---------- Supplied data

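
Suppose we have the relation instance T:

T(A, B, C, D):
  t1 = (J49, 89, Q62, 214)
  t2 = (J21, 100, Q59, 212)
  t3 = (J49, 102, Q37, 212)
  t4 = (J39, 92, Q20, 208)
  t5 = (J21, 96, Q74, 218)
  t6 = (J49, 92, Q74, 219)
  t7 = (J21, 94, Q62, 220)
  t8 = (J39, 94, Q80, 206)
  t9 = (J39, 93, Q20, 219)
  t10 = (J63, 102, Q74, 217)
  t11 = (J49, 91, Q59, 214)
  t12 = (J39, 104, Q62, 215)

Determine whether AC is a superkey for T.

Rows 4 and 9 have the same AC value (A=J39, C=Q20) but are distinct tuples, so AC does not determine every attribute — not a superkey.

No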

--------------------

▶ Assignment
Each line of the data above is to be duplicated exactly.

▶ Solution to this task
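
Suppose we have the relation instance T:

T(A, B, C, D):
  t1 = (J49, 89, Q62, 214)
  t2 = (J21, 100, Q59, 212)
  t3 = (J49, 102, Q37, 212)
  t4 = (J39, 92, Q20, 208)
  t5 = (J21, 96, Q74, 218)
  t6 = (J49, 92, Q74, 219)
  t7 = (J21, 94, Q62, 220)
  t8 = (J39, 94, Q80, 206)
  t9 = (J39, 93, Q20, 219)
  t10 = (J63, 102, Q74, 217)
  t11 = (J49, 91, Q59, 214)
  t12 = (J39, 104, Q62, 215)

Determine whether AC is a superkey for T.

Rows 4 and 9 have the same AC value (A=J39, C=Q20) but are distinct tuples, so AC does not determine every attribute — not a superkey.

No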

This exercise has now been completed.